Stored records
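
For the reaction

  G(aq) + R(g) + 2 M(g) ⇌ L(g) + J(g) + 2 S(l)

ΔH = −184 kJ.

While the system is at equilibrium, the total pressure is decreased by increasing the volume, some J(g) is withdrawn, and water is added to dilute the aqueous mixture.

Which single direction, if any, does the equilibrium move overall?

Gas moles: reactants 3, products 2 (Δn_gas = -1). Expansion shifts the system toward the side with more moles of gas — to the left.
Removing J (g), a product, drives the reaction to the right.
Dilution lowers every aqueous concentration by the same factor. Δn_aq = 0 − 1 = -1, so the system shifts toward the side with more dissolved moles — to the left.
The individual effects push in opposite directions; without quantitative information the net direction cannot be determined.

cannot be determined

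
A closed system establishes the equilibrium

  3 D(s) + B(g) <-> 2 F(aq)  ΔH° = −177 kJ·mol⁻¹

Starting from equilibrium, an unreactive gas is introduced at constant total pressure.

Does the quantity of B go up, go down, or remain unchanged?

increases

Adding inert gas at constant total pressure expands the volume and lowers every reacting partial pressure. With Δn_gas = 0 − 1 = -1, Q moves away from K toward the side with fewer gas moles, so the system shifts toward the side with more gas moles — to the left.
The net shift is to the left. B is a reactant, so its amount increases.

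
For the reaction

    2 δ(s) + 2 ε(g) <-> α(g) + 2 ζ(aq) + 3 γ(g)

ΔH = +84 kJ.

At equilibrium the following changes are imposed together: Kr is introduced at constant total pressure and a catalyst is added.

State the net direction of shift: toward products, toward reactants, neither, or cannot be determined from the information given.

Adding inert gas at constant total pressure expands the volume and lowers every reacting partial pressure. With Δn_gas = 4 − 2 = +2, Q moves away from K toward the side with fewer gas moles, so the system shifts toward the side with more gas moles — to the right.
A catalyst speeds both forward and reverse rates equally; it changes neither Q nor K — no shift from this change.
Only the nonzero effect(s) matter; the net shift is to the right.

right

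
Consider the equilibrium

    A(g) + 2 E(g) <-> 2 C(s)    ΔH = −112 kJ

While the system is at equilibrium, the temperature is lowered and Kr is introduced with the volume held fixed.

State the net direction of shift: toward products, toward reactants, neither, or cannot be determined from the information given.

right

The forward reaction is exothermic. Lowering T favours the exothermic direction — shift to the right.
At constant volume, adding an inert gas leaves every reacting species' partial pressure unchanged, so Q is unchanged — no shift from this change.
Only the nonzero effect(s) matter; the net shift is to the right.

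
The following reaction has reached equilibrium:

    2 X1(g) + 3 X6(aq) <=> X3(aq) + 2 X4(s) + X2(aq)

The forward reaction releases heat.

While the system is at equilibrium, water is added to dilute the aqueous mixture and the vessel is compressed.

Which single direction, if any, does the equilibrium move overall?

cannot be determined

Dilution lowers every aqueous concentration by the same factor. Δn_aq = 2 − 3 = -1, so the system shifts toward the side with more dissolved moles — to the left.
Gas moles: reactants 2, products 0 (Δn_gas = -2). Compression shifts the system toward the side with fewer moles of gas — to the right.
The individual effects push in opposite directions; without quantitative information the net direction cannot be determined.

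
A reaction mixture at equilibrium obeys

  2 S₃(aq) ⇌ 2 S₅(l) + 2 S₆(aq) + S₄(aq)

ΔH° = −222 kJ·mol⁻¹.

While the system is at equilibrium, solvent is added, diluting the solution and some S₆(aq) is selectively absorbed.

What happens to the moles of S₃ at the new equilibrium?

Dilution lowers every aqueous concentration by the same factor. Δn_aq = 3 − 2 = +1, so the system shifts toward the side with more dissolved moles — to the right.
Removing S₆ (aq), a product, drives the reaction to the right.
The net shift is to the right. S₃ is a reactant, so its amount decreases.

decreases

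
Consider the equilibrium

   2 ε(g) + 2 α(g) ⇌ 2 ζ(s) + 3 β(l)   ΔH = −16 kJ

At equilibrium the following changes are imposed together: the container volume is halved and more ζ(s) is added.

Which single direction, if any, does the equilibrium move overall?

Gas moles: reactants 4, products 0 (Δn_gas = -4). Compression shifts the system toward the side with fewer moles of gas — to the right.
ζ is a pure solid; its activity is 1 regardless of amount, so Q is unaffected — no shift from this change.
Only the nonzero effect(s) matter; the net shift is to the right.

right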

(Prompt) The expected output is the exact run of lines from the start of the entries through the line with "While the system is at equilibrium, the total", inclusive.

(Output for this task)
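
For the reaction

  G(aq) + R(g) + 2 M(g) ⇌ L(g) + J(g) + 2 S(l)

ΔH = −184 kJ.

While the system is at equilibrium, the total pressure is decreased by increasing the volume, some J(g) is withdrawn, and water is added to dilute the aqueous mixture.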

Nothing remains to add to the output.